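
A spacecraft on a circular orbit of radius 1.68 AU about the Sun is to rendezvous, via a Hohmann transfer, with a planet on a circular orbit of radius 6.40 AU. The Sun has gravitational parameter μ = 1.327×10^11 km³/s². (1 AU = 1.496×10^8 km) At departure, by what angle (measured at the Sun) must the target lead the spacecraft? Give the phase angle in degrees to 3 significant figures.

φ = 89.7°

In km: r₁ = 1.68 × 1.496×10^8 = 2.51328×10^8 km; r₂ = 6.40 × 1.496×10^8 = 9.5744×10^8 km.
Semi-major axis of the transfer orbit: a_t = (2.51328×10^8 + 9.5744×10^8)/2 = 6.04384×10^8 km.
Transfer time t = π√(a_t³/μ) = 1.281×10^8 s.
The target's mean motion on its circular orbit is ω₂ = √(μ/r₂³) = 1.230×10^-8 rad/s.
Angle swept by the target during transfer: ω₂·t = 1.5756 rad = 90.28°.
Arrival is 180° from departure on the ellipse, so φ = 180° − 90.28° = 89.7°.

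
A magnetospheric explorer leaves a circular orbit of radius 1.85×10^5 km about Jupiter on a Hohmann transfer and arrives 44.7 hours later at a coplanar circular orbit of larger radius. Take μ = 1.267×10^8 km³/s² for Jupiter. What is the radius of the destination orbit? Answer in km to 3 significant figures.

Transfer time t = 44.7 hours = 1.6092×10^5 s, and t = π√(a_t³/μ).
So a_t = (μ t²/π²)^(1/3) = (1.267×10^8 × (1.6092×10^5)² / π²)^(1/3) = 6.9273×10^5 km.
Since a_t = (r₁ + r₂)/2, r₂ = 2a_t − r₁ = 2×6.9273×10^5 − 1.850×10^5 = 1.20046×10^6 km.

r₂ = 1.20×10^6 km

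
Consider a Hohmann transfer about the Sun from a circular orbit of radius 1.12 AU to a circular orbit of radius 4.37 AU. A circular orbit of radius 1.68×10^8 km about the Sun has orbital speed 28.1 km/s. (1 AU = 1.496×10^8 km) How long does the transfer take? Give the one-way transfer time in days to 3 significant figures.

From the circular-orbit relation v² = μ/r at r = 1.68×10^8 km: μ = v²r = (28.1)² × 1.68×10^8 = 1.32654×10^11 km³/s².
In km: r₁ = 1.12 × 1.496×10^8 = 1.67552×10^8 km; r₂ = 4.37 × 1.496×10^8 = 6.53752×10^8 km.
Semi-major axis of the transfer orbit: a_t = (1.67552×10^8 + 6.53752×10^8)/2 = 4.10652×10^8 km.
Transfer time t = π√(a_t³/μ) = π√((4.10652×10^8)³ / 1.32654×10^11) = 7.178×10^7 s.
Converting: 7.178×10^7 s ÷ 86400 s/day = 831 days.

t = 831 days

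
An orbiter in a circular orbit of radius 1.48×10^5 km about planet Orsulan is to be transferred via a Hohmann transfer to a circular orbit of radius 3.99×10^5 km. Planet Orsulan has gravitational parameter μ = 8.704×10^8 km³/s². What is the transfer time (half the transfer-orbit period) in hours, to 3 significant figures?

The Hohmann ellipse has a_t = (r₁ + r₂)/2 = 2.735×10^5 km.
Half the transfer-orbit period gives t = π√(a_t³/μ) = 15230 s.
Converting: 15230 s ÷ 3600 s/hour = 4.23 hours.

t = 4.23 hours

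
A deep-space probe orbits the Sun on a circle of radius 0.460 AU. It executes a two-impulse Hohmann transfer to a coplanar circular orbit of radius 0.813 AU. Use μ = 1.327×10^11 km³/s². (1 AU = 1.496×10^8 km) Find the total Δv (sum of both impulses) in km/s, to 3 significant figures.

Δv = 10.7 km/s

In km: r₁ = 0.460 × 1.496×10^8 = 6.8816×10^7 km; r₂ = 0.813 × 1.496×10^8 = 1.216248×10^8 km.
Transfer-ellipse semi-major axis a_t = (r₁ + r₂)/2 = (6.8816×10^7 + 1.216248×10^8)/2 = 9.52204×10^7 km.
At r₁ the circular-orbit speed is v₁ = √(μ/r₁) = 43.913 km/s.
On the transfer ellipse at r₁, vis-viva equation gives v_p = √[μ(2/r₁ − 1/a_t)] = 49.629 km/s.
First burn Δv₁ = |v_p − v₁| = 5.716 km/s.
Circular speed at r₂: v₂ = √(μ/r₂) = 33.031 km/s.
Transfer-orbit speed at r₂: v_a = √[μ(2/r₂ − 1/a_t)] = 28.080 km/s.
Second burn Δv₂ = |v₂ − v_a| = 4.951 km/s.
Δv = Δv₁ + Δv₂ = 5.716 + 4.951 = 10.67 km/s.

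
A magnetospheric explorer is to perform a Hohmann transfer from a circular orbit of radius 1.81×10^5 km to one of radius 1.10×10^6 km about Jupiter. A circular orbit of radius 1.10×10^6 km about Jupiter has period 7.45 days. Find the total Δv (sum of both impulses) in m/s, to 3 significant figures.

Δv = 13200 m/s

From Kepler's third law T² = 4π²r³/μ at r = 1.10×10^6 km, T = 7.45 days = 7.45 × 86400 s = 6.4368×10^5 s: μ = 4π²r³/T² = 1.26823×10^8 km³/s².
The Hohmann ellipse has a_t = (r₁ + r₂)/2 = 6.405×10^5 km.
Circular speed at r₁: v₁ = √(μ/r₁) = √(1.26823×10^8/1.810×10^5) = 26.470 km/s.
Transfer-orbit speed at r₁ (vis-viva): v_p = √[μ(2/r₁ − 1/a_t)] = 34.689 km/s.
First burn Δv₁ = |v_p − v₁| = 8.219 km/s.
At r₂, v₂ = √(μ/r₂) = 10.7375 km/s.
Transfer-orbit speed at r₂: v_a = √[μ(2/r₂ − 1/a_t)] = 5.70798 km/s.
Second burn Δv₂ = |v₂ − v_a| = 5.030 km/s.
Total Δv = Δv₁ + Δv₂ = 13.25 km/s.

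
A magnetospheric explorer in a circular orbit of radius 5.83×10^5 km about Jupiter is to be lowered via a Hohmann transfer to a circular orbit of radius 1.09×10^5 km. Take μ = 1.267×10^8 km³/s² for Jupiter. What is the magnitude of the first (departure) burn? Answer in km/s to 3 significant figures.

Δv₁ = 6.47 km/s

The Hohmann ellipse has a_t = (r₁ + r₂)/2 = 3.460×10^5 km.
On the circular orbit at r = 5.830×10^5 km, v_c = √(μ/r) = 14.742 km/s.
Transfer-orbit speed at the same r (vis-viva, a = a_t): v_t = √[μ(2/r − 1/a_t)] = 8.2743 km/s.
Δv₁ = |v_t − v_c| = |8.2743 − 14.742| = 6.468 km/s.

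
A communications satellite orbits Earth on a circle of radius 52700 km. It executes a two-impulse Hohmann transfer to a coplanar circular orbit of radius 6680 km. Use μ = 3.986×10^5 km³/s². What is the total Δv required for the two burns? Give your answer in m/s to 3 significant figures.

Δv = 4010 m/s

Semi-major axis of the transfer orbit: a_t = (52700 + 6680)/2 = 29690 km.
Circular speed at r₁: v₁ = √(μ/r₁) = √(3.986×10^5/52700) = 2.7502 km/s.
Transfer-orbit speed at r₁ (vis-viva equation): v_a = √[μ(2/r₁ − 1/a_t)] = 1.3045 km/s.
First burn Δv₁ = |v_a − v₁| = 1.446 km/s.
At r₂, v₂ = √(μ/r₂) = 7.7247 km/s.
Transfer-orbit speed at r₂: v_p = √[μ(2/r₂ − 1/a_t)] = 10.292 km/s.
Second burn Δv₂ = |v₂ − v_p| = 2.567 km/s.
Δv = Δv₁ + Δv₂ = 1.446 + 2.567 = 4.013 km/s.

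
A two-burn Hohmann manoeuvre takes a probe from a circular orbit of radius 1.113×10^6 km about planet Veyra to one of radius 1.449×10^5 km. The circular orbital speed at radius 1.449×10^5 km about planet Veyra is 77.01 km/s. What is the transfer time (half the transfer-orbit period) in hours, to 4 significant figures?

t = 14.85 hours

From the circular-orbit relation v² = μ/r at r = 1.449×10^5 km: μ = v²r = (77.01)² × 1.449×10^5 = 8.59335×10^8 km³/s².
The Hohmann ellipse has a_t = (r₁ + r₂)/2 = 6.2895×10^5 km.
Half the transfer-orbit period gives t = π√(a_t³/μ) = 53460 s.
Converting: 53460 s ÷ 3600 s/hour = 14.85 hours.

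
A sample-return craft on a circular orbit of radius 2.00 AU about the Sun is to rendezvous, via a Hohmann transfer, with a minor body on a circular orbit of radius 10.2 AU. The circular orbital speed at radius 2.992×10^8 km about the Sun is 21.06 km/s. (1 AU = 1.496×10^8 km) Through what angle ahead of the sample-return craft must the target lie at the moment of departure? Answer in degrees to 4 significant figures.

From the circular-orbit relation v² = μ/r at r = 2.992×10^8 km: μ = v²r = (21.06)² × 2.992×10^8 = 1.32702×10^11 km³/s².
In km: r₁ = 2.00 × 1.496×10^8 = 2.992×10^8 km; r₂ = 10.2 × 1.496×10^8 = 1.52592×10^9 km.
The Hohmann ellipse has a_t = (r₁ + r₂)/2 = 9.1256×10^8 km.
Transfer time t = π√(a_t³/μ) = 2.377×10^8 s.
The target's mean motion on its circular orbit is ω₂ = √(μ/r₂³) = 6.111×10^-9 rad/s.
Angle swept by the target during transfer: ω₂·t = 1.453 rad = 83.25°.
The sample-return craft traverses 180° on the transfer ellipse, so the target must lead by 180° − 83.25° = 96.75°.

φ = 96.75°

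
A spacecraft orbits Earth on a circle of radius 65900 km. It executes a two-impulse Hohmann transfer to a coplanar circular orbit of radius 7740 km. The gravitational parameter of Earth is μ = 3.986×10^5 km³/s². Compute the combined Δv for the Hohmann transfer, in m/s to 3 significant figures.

Δv = 3760 m/s

Transfer-ellipse semi-major axis a_t = (r₁ + r₂)/2 = (65900 + 7740)/2 = 36820 km.
Circular speed at r₁: v₁ = √(μ/r₁) = √(3.986×10^5/65900) = 2.4594 km/s.
On the transfer ellipse at r₁, v² = μ(2/r − 1/a) gives v_a = √[μ(2/r₁ − 1/a_t)] = 1.1276 km/s.
First burn Δv₁ = |v_a − v₁| = 1.332 km/s.
Circular speed at r₂: v₂ = √(μ/r₂) = 7.1763 km/s.
Transfer-orbit speed at r₂: v_p = √[μ(2/r₂ − 1/a_t)] = 9.6006 km/s.
Second burn Δv₂ = |v₂ − v_p| = 2.424 km/s.
Total Δv = Δv₁ + Δv₂ = 3.756 km/s.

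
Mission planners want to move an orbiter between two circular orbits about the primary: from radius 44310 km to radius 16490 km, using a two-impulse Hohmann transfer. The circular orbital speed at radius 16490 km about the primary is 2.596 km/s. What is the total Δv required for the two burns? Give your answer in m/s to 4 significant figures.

From the circular-orbit relation v² = μ/r at r = 16490 km: μ = v²r = (2.596)² × 16490 = 1.11130×10^5 km³/s².
Transfer-ellipse semi-major axis a_t = (r₁ + r₂)/2 = (44310 + 16490)/2 = 30400 km.
At r₁ the circular-orbit speed is v₁ = √(μ/r₁) = 1.5837 km/s.
Transfer-orbit speed at r₁ (vis-viva): v_a = √[μ(2/r₁ − 1/a_t)] = 1.1664 km/s.
First burn Δv₁ = |v_a − v₁| = 0.4173 km/s.
At r₂, v₂ = √(μ/r₂) = 2.5960 km/s.
Transfer-orbit speed at r₂: v_p = √[μ(2/r₂ − 1/a_t)] = 3.1341 km/s.
Second burn Δv₂ = |v₂ − v_p| = 0.5381 km/s.
Total Δv = Δv₁ + Δv₂ = 0.9554 km/s.

Δv = 955.4 m/s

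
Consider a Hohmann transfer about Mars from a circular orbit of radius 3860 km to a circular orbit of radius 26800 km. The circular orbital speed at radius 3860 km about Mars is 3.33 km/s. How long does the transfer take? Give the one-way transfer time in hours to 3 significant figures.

t = 8.01 hours

From the circular-orbit relation v² = μ/r at r = 3860 km: μ = v²r = (3.33)² × 3860 = 42803.2 km³/s².
The Hohmann ellipse has a_t = (r₁ + r₂)/2 = 15330 km.
Transfer time t = π√(a_t³/μ) = π√((15330)³ / 42803.2) = 28820 s.
Converting: 28820 s ÷ 3600 s/hour = 8.01 hours.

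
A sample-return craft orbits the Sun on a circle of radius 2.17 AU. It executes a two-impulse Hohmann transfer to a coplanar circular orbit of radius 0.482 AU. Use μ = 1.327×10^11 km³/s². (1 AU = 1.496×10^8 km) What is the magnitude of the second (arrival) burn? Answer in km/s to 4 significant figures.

Δv₂ = 11.98 km/s

In km: r₁ = 2.17 × 1.496×10^8 = 3.24632×10^8 km; r₂ = 0.482 × 1.496×10^8 = 7.21072×10^7 km.
Transfer-ellipse semi-major axis a_t = (r₁ + r₂)/2 = (3.24632×10^8 + 7.21072×10^7)/2 = 1.983696×10^8 km.
Circular speed at r = 7.21072×10^7 km: v_c = √(μ/r) = 42.90 km/s.
Vis-viva on the transfer ellipse at r = 7.21072×10^7 km gives v_t = √[μ(2/r − 1/a_t)] = 54.88 km/s.
Δv₂ = |v_t − v_c| = |54.88 − 42.90| = 11.98 km/s.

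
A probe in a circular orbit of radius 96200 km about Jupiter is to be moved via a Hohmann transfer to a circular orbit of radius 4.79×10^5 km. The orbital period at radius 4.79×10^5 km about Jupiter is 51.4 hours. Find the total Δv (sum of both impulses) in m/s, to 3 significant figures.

Δv = 17400 m/s

From Kepler's third law T² = 4π²r³/μ at r = 4.79×10^5 km, T = 51.4 hours = 51.4 × 3600 s = 1.8504×10^5 s: μ = 4π²r³/T² = 1.26717×10^8 km³/s².
The Hohmann ellipse has a_t = (r₁ + r₂)/2 = 2.876×10^5 km.
At r₁ the circular-orbit speed is v₁ = √(μ/r₁) = 36.2936 km/s.
Transfer-orbit speed at r₁ (vis-viva equation): v_p = √[μ(2/r₁ − 1/a_t)] = 46.8385 km/s.
First burn Δv₁ = |v_p − v₁| = 10.54 km/s.
Circular speed at r₂: v₂ = √(μ/r₂) = 16.265 km/s.
Transfer-orbit speed at r₂: v_a = √[μ(2/r₂ − 1/a_t)] = 9.4068 km/s.
Second burn Δv₂ = |v₂ − v_a| = 6.858 km/s.
Δv = Δv₁ + Δv₂ = 10.54 + 6.858 = 17.40 km/s.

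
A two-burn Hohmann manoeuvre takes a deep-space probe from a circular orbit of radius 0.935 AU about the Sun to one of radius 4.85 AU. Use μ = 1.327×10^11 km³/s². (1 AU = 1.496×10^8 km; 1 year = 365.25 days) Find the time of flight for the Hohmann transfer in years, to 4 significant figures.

In km: r₁ = 0.935 × 1.496×10^8 = 1.39876×10^8 km; r₂ = 4.85 × 1.496×10^8 = 7.2556×10^8 km.
Semi-major axis of the transfer orbit: a_t = (1.39876×10^8 + 7.2556×10^8)/2 = 4.32718×10^8 km.
Transfer time t = π√(a_t³/μ) = π√((4.32718×10^8)³ / 1.327×10^11) = 7.763×10^7 s.
Converting: 7.763×10^7 s ÷ 3.15576×10^7 s/year (365.25 × 86400) = 2.460 years.

t = 2.460 years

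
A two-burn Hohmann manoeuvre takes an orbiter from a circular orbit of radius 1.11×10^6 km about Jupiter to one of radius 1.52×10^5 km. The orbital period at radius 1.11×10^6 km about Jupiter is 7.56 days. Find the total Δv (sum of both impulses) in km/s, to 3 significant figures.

From Kepler's third law T² = 4π²r³/μ at r = 1.11×10^6 km, T = 7.56 days = 7.56 × 86400 s = 6.53184×10^5 s: μ = 4π²r³/T² = 1.26549×10^8 km³/s².
Semi-major axis of the transfer orbit: a_t = (1.110×10^6 + 1.520×10^5)/2 = 6.310×10^5 km.
Circular speed at r₁: v₁ = √(μ/r₁) = √(1.26549×10^8/1.110×10^6) = 10.6774 km/s.
Transfer-orbit speed at r₁ (v² = μ(2/r − 1/a)): v_a = √[μ(2/r₁ − 1/a_t)] = 5.24052 km/s.
First burn Δv₁ = |v_a − v₁| = 5.437 km/s.
Circular speed at r₂: v₂ = √(μ/r₂) = 28.854 km/s.
Transfer-orbit speed at r₂: v_p = √[μ(2/r₂ − 1/a_t)] = 38.270 km/s.
Second burn Δv₂ = |v₂ − v_p| = 9.416 km/s.
Total Δv = Δv₁ + Δv₂ = 14.85 km/s.

Δv = 14.9 km/s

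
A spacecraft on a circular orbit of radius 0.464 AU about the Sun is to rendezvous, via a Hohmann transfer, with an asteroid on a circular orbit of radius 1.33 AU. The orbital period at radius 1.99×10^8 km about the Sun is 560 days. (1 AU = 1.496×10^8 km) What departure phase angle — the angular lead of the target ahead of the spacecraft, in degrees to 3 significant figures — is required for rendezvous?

φ = 80.3°

From Kepler's third law T² = 4π²r³/μ at r = 1.99×10^8 km, T = 560 days = 560 × 86400 s = 4.8384×10^7 s: μ = 4π²r³/T² = 1.32897×10^11 km³/s².
In km: r₁ = 0.464 × 1.496×10^8 = 6.94144×10^7 km; r₂ = 1.33 × 1.496×10^8 = 1.98968×10^8 km.
The Hohmann ellipse has a_t = (r₁ + r₂)/2 = 1.341912×10^8 km.
Transfer time t = π√(a_t³/μ) = 1.33961×10^7 s.
The target's mean motion on its circular orbit is ω₂ = √(μ/r₂³) = 1.29892×10^-7 rad/s.
Angle swept by the target during transfer: ω₂·t = 1.74005 rad = 99.70°.
Arrival is 180° from departure on the ellipse, so φ = 180° − 99.70° = 80.3°.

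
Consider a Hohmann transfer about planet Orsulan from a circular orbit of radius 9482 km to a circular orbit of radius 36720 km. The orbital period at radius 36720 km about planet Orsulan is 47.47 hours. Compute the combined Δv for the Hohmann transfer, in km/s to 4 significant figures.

Δv = 1.178 km/s

From Kepler's third law T² = 4π²r³/μ at r = 36720 km, T = 47.47 hours = 47.47 × 3600 s = 1.70892×10^5 s: μ = 4π²r³/T² = 66930.5 km³/s².
Transfer-ellipse semi-major axis a_t = (r₁ + r₂)/2 = (9482 + 36720)/2 = 23101 km.
Circular speed at r₁: v₁ = √(μ/r₁) = √(66930.5/9482) = 2.6568 km/s.
Transfer-orbit speed at r₁ (vis-viva equation): v_p = √[μ(2/r₁ − 1/a_t)] = 3.3496 km/s.
First burn Δv₁ = |v_p − v₁| = 0.6928 km/s.
Circular speed at r₂: v₂ = √(μ/r₂) = 1.3501 km/s.
Transfer-orbit speed at r₂: v_a = √[μ(2/r₂ − 1/a_t)] = 0.86496 km/s.
Second burn Δv₂ = |v₂ − v_a| = 0.4851 km/s.
Δv = Δv₁ + Δv₂ = 0.6928 + 0.4851 = 1.178 km/s.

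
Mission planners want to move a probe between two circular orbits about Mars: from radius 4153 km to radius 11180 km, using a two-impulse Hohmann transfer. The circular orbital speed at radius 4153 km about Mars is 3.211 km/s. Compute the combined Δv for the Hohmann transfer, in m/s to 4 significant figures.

From the circular-orbit relation v² = μ/r at r = 4153 km: μ = v²r = (3.211)² × 4153 = 42819.6 km³/s².
Semi-major axis of the transfer orbit: a_t = (4153 + 11180)/2 = 7666.5 km.
Circular speed at r₁: v₁ = √(μ/r₁) = √(42819.6/4153) = 3.2110 km/s.
Transfer-orbit speed at r₁ (v² = μ(2/r − 1/a)): v_p = √[μ(2/r₁ − 1/a_t)] = 3.8776 km/s.
First burn Δv₁ = |v_p − v₁| = 0.6666 km/s.
At r₂, v₂ = √(μ/r₂) = 1.9570 km/s.
Transfer-orbit speed at r₂: v_a = √[μ(2/r₂ − 1/a_t)] = 1.4404 km/s.
Second burn Δv₂ = |v₂ − v_a| = 0.5166 km/s.
Δv = Δv₁ + Δv₂ = 0.6666 + 0.5166 = 1.183 km/s.

Δv = 1183 m/s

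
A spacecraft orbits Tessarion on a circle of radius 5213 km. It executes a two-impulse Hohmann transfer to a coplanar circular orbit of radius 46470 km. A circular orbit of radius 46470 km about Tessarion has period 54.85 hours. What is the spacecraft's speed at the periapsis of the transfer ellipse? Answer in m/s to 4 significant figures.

From Kepler's third law T² = 4π²r³/μ at r = 46470 km, T = 54.85 hours = 54.85 × 3600 s = 1.9746×10^5 s: μ = 4π²r³/T² = 1.01606×10^5 km³/s².
Transfer-ellipse semi-major axis a_t = (r₁ + r₂)/2 = (5213 + 46470)/2 = 25841.5 km.
At periapsis, r = 5213 km.
Applying v² = μ(2/r − 1/a_t): v = 5.920 km/s.

v = 5920 m/s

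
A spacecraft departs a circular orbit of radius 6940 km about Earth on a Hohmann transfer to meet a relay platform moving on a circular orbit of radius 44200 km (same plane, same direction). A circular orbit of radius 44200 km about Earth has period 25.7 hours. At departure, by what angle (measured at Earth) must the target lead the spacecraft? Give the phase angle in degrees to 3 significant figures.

φ = 101°

From Kepler's third law T² = 4π²r³/μ at r = 44200 km, T = 25.7 hours = 25.7 × 3600 s = 92520 s: μ = 4π²r³/T² = 3.98250×10^5 km³/s².
Transfer-ellipse semi-major axis a_t = (r₁ + r₂)/2 = (6940 + 44200)/2 = 25570 km.
Transfer time t = π√(a_t³/μ) = 20355 s.
Target angular speed ω₂ = √(μ/r₂³) = 6.7912×10^-5 rad/s.
Angle swept by the target during transfer: ω₂·t = 1.3823 rad = 79.20°.
The spacecraft traverses 180° on the transfer ellipse, so the target must lead by 180° − 79.20° = 101°.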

+++

◆ **TASK INSTRUCTIONS**: Repeat nothing before the line containing "A spacecraft departs"; repeat that line and every later line of the listing exactly.

◆ **SOLUTION TO THE PROBLEM**:
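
A spacecraft departs a circular orbit of radius 6940 km about Earth on a Hohmann transfer to meet a relay platform moving on a circular orbit of radius 44200 km (same plane, same direction). A circular orbit of radius 44200 km about Earth has period 25.7 hours. At departure, by what angle (measured at Earth) must the target lead the spacecraft? Give the phase angle in degrees to 3 significant figures.

φ = 101°

From Kepler's third law T² = 4π²r³/μ at r = 44200 km, T = 25.7 hours = 25.7 × 3600 s = 92520 s: μ = 4π²r³/T² = 3.98250×10^5 km³/s².
Transfer-ellipse semi-major axis a_t = (r₁ + r₂)/2 = (6940 + 44200)/2 = 25570 km.
Transfer time t = π√(a_t³/μ) = 20355 s.
Target angular speed ω₂ = √(μ/r₂³) = 6.7912×10^-5 rad/s.
Angle swept by the target during transfer: ω₂·t = 1.3823 rad = 79.20°.
The spacecraft traverses 180° on the transfer ellipse, so the target must lead by 180° − 79.20° = 101°.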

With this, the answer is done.